Your answer must be an exact copy of every record below.

Stored data entries
>>>>>

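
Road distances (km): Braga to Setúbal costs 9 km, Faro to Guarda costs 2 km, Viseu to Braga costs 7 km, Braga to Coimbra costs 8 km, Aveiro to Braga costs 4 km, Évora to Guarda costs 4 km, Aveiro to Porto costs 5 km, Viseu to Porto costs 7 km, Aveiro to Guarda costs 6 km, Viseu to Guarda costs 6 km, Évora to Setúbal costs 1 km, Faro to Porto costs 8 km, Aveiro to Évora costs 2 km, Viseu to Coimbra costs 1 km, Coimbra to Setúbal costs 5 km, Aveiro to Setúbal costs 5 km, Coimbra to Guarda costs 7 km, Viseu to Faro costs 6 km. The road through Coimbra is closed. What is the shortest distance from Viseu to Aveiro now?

A few of the Viseu→Aveiro routes:
Viseu-Faro-Guarda-Évora-Aveiro: 6 + 2 + 4 + 2 = 14
Viseu-Braga-Aveiro: 7 + 4 = 11
Viseu-Faro-Guarda-Aveiro: 6 + 2 + 6 = 14
Viseu-Guarda-Évora-Aveiro: 6 + 4 + 2 = 12
Viseu-Porto-Aveiro: 7 + 5 = 12
Viseu-Guarda-Aveiro: 6 + 6 = 12
Best route has total 11 km.

11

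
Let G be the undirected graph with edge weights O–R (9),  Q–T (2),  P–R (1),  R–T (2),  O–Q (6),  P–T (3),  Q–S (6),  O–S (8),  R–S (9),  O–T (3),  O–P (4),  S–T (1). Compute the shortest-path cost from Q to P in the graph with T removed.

Checking several routes:
Q → O → P: 6 + 4 = 10
Q → S → R → P: 6 + 9 + 1 = 16
Q → O → R → P: 6 + 9 + 1 = 16
Best route has total 10.

10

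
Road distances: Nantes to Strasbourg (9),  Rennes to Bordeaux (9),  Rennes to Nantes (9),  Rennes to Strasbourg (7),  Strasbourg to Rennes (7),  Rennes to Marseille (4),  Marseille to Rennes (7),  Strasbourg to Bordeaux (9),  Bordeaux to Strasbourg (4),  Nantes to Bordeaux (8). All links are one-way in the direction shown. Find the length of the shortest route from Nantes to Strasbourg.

9

Paths from Nantes to Strasbourg:
Nantes - Bordeaux - Strasbourg: 8 + 4 = 12
Nantes - Strasbourg: 9
The minimum is 9.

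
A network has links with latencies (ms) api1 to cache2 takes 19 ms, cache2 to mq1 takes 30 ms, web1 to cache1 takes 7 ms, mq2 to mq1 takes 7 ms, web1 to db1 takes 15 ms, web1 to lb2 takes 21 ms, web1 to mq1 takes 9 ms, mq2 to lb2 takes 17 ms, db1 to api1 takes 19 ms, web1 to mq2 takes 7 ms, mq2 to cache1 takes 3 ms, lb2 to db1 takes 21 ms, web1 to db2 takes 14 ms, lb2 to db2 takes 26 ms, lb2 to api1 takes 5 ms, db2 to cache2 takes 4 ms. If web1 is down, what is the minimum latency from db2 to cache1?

44

Comparing a few candidate routes:
db2-cache2-mq1-mq2-cache1: 4 + 30 + 7 + 3 = 44
db2-cache2-api1-lb2-mq2-cache1: 4 + 19 + 5 + 17 + 3 = 48
db2-cache2-api1-db1-lb2-mq2-cache1: 4 + 19 + 19 + 21 + 17 + 3 = 83
db2-lb2-mq2-cache1: 26 + 17 + 3 = 46
db2-lb2-api1-cache2-mq1-mq2-cache1: 26 + 5 + 19 + 30 + 7 + 3 = 90
Best route has total 44 ms.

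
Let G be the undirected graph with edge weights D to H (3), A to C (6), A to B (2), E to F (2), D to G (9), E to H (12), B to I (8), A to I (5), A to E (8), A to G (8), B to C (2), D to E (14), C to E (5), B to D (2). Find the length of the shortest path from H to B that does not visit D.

Some routes from H to B avoiding D:
H→E→C→A→B: 12 + 5 + 6 + 2 = 25
H→E→C→B: 12 + 5 + 2 = 19
H→E→A→B: 12 + 8 + 2 = 22
The minimum is 19.

19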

<<<<<

> TASK RESPONSE:
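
Road distances (km): Braga to Setúbal costs 9 km, Faro to Guarda costs 2 km, Viseu to Braga costs 7 km, Braga to Coimbra costs 8 km, Aveiro to Braga costs 4 km, Évora to Guarda costs 4 km, Aveiro to Porto costs 5 km, Viseu to Porto costs 7 km, Aveiro to Guarda costs 6 km, Viseu to Guarda costs 6 km, Évora to Setúbal costs 1 km, Faro to Porto costs 8 km, Aveiro to Évora costs 2 km, Viseu to Coimbra costs 1 km, Coimbra to Setúbal costs 5 km, Aveiro to Setúbal costs 5 km, Coimbra to Guarda costs 7 km, Viseu to Faro costs 6 km. The road through Coimbra is closed. What is the shortest distance from Viseu to Aveiro now?

A few of the Viseu→Aveiro routes:
Viseu-Faro-Guarda-Évora-Aveiro: 6 + 2 + 4 + 2 = 14
Viseu-Braga-Aveiro: 7 + 4 = 11
Viseu-Faro-Guarda-Aveiro: 6 + 2 + 6 = 14
Viseu-Guarda-Évora-Aveiro: 6 + 4 + 2 = 12
Viseu-Porto-Aveiro: 7 + 5 = 12
Viseu-Guarda-Aveiro: 6 + 6 = 12
Best route has total 11 km.

11

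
Let G be the undirected graph with edge weights O–R (9),  Q–T (2),  P–R (1),  R–T (2),  O–Q (6),  P–T (3),  Q–S (6),  O–S (8),  R–S (9),  O–T (3),  O–P (4),  S–T (1). Compute the shortest-path cost from Q to P in the graph with T removed.

Checking several routes:
Q → O → P: 6 + 4 = 10
Q → S → R → P: 6 + 9 + 1 = 16
Q → O → R → P: 6 + 9 + 1 = 16
Best route has total 10.

10

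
Road distances: Nantes to Strasbourg (9),  Rennes to Bordeaux (9),  Rennes to Nantes (9),  Rennes to Strasbourg (7),  Strasbourg to Rennes (7),  Rennes to Marseille (4),  Marseille to Rennes (7),  Strasbourg to Bordeaux (9),  Bordeaux to Strasbourg (4),  Nantes to Bordeaux (8). All links are one-way in the direction shown. Find the length of the shortest route from Nantes to Strasbourg.

9

Paths from Nantes to Strasbourg:
Nantes - Bordeaux - Strasbourg: 8 + 4 = 12
Nantes - Strasbourg: 9
The minimum is 9.

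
A network has links with latencies (ms) api1 to cache2 takes 19 ms, cache2 to mq1 takes 30 ms, web1 to cache1 takes 7 ms, mq2 to mq1 takes 7 ms, web1 to db1 takes 15 ms, web1 to lb2 takes 21 ms, web1 to mq1 takes 9 ms, mq2 to lb2 takes 17 ms, db1 to api1 takes 19 ms, web1 to mq2 takes 7 ms, mq2 to cache1 takes 3 ms, lb2 to db1 takes 21 ms, web1 to db2 takes 14 ms, lb2 to db2 takes 26 ms, lb2 to api1 takes 5 ms, db2 to cache2 takes 4 ms. If web1 is down, what is the minimum latency from db2 to cache1?

44

Comparing a few candidate routes:
db2-cache2-mq1-mq2-cache1: 4 + 30 + 7 + 3 = 44
db2-cache2-api1-lb2-mq2-cache1: 4 + 19 + 5 + 17 + 3 = 48
db2-cache2-api1-db1-lb2-mq2-cache1: 4 + 19 + 19 + 21 + 17 + 3 = 83
db2-lb2-mq2-cache1: 26 + 17 + 3 = 46
db2-lb2-api1-cache2-mq1-mq2-cache1: 26 + 5 + 19 + 30 + 7 + 3 = 90
Best route has total 44 ms.

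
Let G be the undirected graph with edge weights D to H (3), A to C (6), A to B (2), E to F (2), D to G (9), E to H (12), B to I (8), A to I (5), A to E (8), A to G (8), B to C (2), D to E (14), C to E (5), B to D (2). Find the length of the shortest path from H to B that does not visit D.

Some routes from H to B avoiding D:
H→E→C→A→B: 12 + 5 + 6 + 2 = 25
H→E→C→B: 12 + 5 + 2 = 19
H→E→A→B: 12 + 8 + 2 = 22
The minimum is 19.

19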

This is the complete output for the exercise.